TRY IT
The answer must be an exact reproduction of the lines from the start of the records below through the line containing "P8 = (33.36, 23.88)", and nothing more.

==========

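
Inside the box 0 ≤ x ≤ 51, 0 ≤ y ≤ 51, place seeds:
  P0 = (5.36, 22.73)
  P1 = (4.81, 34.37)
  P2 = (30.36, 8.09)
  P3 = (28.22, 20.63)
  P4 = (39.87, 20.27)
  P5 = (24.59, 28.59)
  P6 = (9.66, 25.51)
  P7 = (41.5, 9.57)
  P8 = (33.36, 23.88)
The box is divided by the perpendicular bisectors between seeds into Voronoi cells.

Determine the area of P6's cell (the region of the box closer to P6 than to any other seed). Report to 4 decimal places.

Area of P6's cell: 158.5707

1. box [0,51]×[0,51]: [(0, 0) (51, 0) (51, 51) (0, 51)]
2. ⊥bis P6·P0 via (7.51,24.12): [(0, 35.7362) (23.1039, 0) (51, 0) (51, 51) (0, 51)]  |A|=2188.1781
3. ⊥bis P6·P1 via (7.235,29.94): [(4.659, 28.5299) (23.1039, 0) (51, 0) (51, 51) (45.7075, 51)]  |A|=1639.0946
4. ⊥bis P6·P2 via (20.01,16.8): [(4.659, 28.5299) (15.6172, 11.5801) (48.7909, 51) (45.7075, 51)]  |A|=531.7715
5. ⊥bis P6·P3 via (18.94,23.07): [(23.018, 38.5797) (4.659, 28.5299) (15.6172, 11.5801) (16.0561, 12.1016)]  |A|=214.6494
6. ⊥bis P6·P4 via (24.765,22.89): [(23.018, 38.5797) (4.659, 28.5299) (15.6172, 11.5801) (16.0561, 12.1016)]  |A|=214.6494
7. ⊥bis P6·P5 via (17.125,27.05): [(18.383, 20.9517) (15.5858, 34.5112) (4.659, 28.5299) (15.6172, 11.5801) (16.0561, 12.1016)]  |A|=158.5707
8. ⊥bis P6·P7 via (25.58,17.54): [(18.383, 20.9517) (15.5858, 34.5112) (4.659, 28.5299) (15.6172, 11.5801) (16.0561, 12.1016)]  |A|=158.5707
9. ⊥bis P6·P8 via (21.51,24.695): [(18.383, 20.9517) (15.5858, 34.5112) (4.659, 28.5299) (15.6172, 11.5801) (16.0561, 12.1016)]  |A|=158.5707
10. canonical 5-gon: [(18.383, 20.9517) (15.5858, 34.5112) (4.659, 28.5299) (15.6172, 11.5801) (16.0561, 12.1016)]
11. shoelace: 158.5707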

==========

FINISHED TASK
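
Inside the box 0 ≤ x ≤ 51, 0 ≤ y ≤ 51, place seeds:
  P0 = (5.36, 22.73)
  P1 = (4.81, 34.37)
  P2 = (30.36, 8.09)
  P3 = (28.22, 20.63)
  P4 = (39.87, 20.27)
  P5 = (24.59, 28.59)
  P6 = (9.66, 25.51)
  P7 = (41.5, 9.57)
  P8 = (33.36, 23.88)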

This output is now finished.